**Problem to solve:** What you hand back must match the listing exactly.
(Data for the task)
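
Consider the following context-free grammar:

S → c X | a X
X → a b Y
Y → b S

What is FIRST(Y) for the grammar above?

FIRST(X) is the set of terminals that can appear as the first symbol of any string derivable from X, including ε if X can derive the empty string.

We compute FIRST(Y) using the standard algorithm.
FIRST(S) = {a, c}
FIRST(X) = {a}
FIRST(Y) = {b}
Therefore, FIRST(Y) = {b}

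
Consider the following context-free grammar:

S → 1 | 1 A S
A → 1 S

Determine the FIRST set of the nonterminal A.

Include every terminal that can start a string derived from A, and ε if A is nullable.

We compute FIRST(A) using the standard algorithm.
FIRST(A) = {1}
FIRST(S) = {1}
Therefore, FIRST(A) = {1}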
(End Data for the task)
**Response box:**
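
Consider the following context-free grammar:

S → c X | a X
X → a b Y
Y → b S

What is FIRST(Y) for the grammar above?

FIRST(X) is the set of terminals that can appear as the first symbol of any string derivable from X, including ε if X can derive the empty string.

We compute FIRST(Y) using the standard algorithm.
FIRST(S) = {a, c}
FIRST(X) = {a}
FIRST(Y) = {b}
Therefore, FIRST(Y) = {b}

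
Consider the following context-free grammar:

S → 1 | 1 A S
A → 1 S

Determine the FIRST set of the nonterminal A.

Include every terminal that can start a string derived from A, and ε if A is nullable.

We compute FIRST(A) using the standard algorithm.
FIRST(A) = {1}
FIRST(S) = {1}
Therefore, FIRST(A) = {1}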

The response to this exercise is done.